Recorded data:
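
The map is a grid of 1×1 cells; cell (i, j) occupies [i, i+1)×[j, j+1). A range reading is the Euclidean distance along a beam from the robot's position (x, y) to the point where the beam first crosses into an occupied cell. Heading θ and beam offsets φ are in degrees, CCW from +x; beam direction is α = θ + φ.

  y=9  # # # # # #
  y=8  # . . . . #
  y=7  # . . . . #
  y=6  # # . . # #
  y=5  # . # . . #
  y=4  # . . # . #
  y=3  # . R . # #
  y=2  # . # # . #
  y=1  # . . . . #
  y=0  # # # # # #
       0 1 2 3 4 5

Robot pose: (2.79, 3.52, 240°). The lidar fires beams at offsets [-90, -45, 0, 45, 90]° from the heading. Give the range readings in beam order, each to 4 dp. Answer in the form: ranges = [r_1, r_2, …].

ranges = [2.0669, 1.8531, 0.6004, 0.5383, 1.0400]

beam 1: φ=-90°, α=150°
  cosα=-0.8660 sinα=0.5000 | (2,3) | tMaxX 0.9122 tMaxY 0.9600 | tΔX 1.1547 tΔY 2.0000
    t=0.9122 [x] (1,3)
    t=0.9600 [y] (1,4)
    t=2.0669 [x] (0,4) — stop
  → r_1 = 2.0669
beam 2: φ=-45°, α=195°
  cosα=-0.9659 sinα=-0.2588 | (2,3) | tMaxX 0.8179 tMaxY 2.0091 | tΔX 1.0353 tΔY 3.8637
    t=0.8179 [x] (1,3)
    t=1.8531 [x] (0,3) — stop
  → r_2 = 1.8531
beam 3: φ=0°, α=240°
  cosα=-0.5000 sinα=-0.8660 | (2,3) | tMaxX 1.5800 tMaxY 0.6004 | tΔX 2.0000 tΔY 1.1547
    t=0.6004 [y] (2,2) — stop
  → r_3 = 0.6004
beam 4: φ=45°, α=285°
  cosα=0.2588 sinα=-0.9659 | (2,3) | tMaxX 0.8114 tMaxY 0.5383 | tΔX 3.8637 tΔY 1.0353
    t=0.5383 [y] (2,2) — stop
  → r_4 = 0.5383
beam 5: φ=90°, α=330°
  cosα=0.8660 sinα=-0.5000 | (2,3) | tMaxX 0.2425 tMaxY 1.0400 | tΔX 1.1547 tΔY 2.0000
    t=0.2425 [x] (3,3)
    t=1.0400 [y] (3,2) — stop
  → r_5 = 1.0400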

* WHAT YOU HAVE TO DO
Give all the lines above again, exactly.

* EXERCISE RESPONSE
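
The map is a grid of 1×1 cells; cell (i, j) occupies [i, i+1)×[j, j+1). A range reading is the Euclidean distance along a beam from the robot's position (x, y) to the point where the beam first crosses into an occupied cell. Heading θ and beam offsets φ are in degrees, CCW from +x; beam direction is α = θ + φ.

  y=9  # # # # # #
  y=8  # . . . . #
  y=7  # . . . . #
  y=6  # # . . # #
  y=5  # . # . . #
  y=4  # . . # . #
  y=3  # . R . # #
  y=2  # . # # . #
  y=1  # . . . . #
  y=0  # # # # # #
       0 1 2 3 4 5

Robot pose: (2.79, 3.52, 240°). The lidar fires beams at offsets [-90, -45, 0, 45, 90]° from the heading. Give the range readings in beam order, each to 4 dp. Answer in the form: ranges = [r_1, r_2, …].

ranges = [2.0669, 1.8531, 0.6004, 0.5383, 1.0400]

beam 1: φ=-90°, α=150°
  cosα=-0.8660 sinα=0.5000 | (2,3) | tMaxX 0.9122 tMaxY 0.9600 | tΔX 1.1547 tΔY 2.0000
    t=0.9122 [x] (1,3)
    t=0.9600 [y] (1,4)
    t=2.0669 [x] (0,4) — stop
  → r_1 = 2.0669
beam 2: φ=-45°, α=195°
  cosα=-0.9659 sinα=-0.2588 | (2,3) | tMaxX 0.8179 tMaxY 2.0091 | tΔX 1.0353 tΔY 3.8637
    t=0.8179 [x] (1,3)
    t=1.8531 [x] (0,3) — stop
  → r_2 = 1.8531
beam 3: φ=0°, α=240°
  cosα=-0.5000 sinα=-0.8660 | (2,3) | tMaxX 1.5800 tMaxY 0.6004 | tΔX 2.0000 tΔY 1.1547
    t=0.6004 [y] (2,2) — stop
  → r_3 = 0.6004
beam 4: φ=45°, α=285°
  cosα=0.2588 sinα=-0.9659 | (2,3) | tMaxX 0.8114 tMaxY 0.5383 | tΔX 3.8637 tΔY 1.0353
    t=0.5383 [y] (2,2) — stop
  → r_4 = 0.5383
beam 5: φ=90°, α=330°
  cosα=0.8660 sinα=-0.5000 | (2,3) | tMaxX 0.2425 tMaxY 1.0400 | tΔX 1.1547 tΔY 2.0000
    t=0.2425 [x] (3,3)
    t=1.0400 [y] (3,2) — stop
  → r_5 = 1.0400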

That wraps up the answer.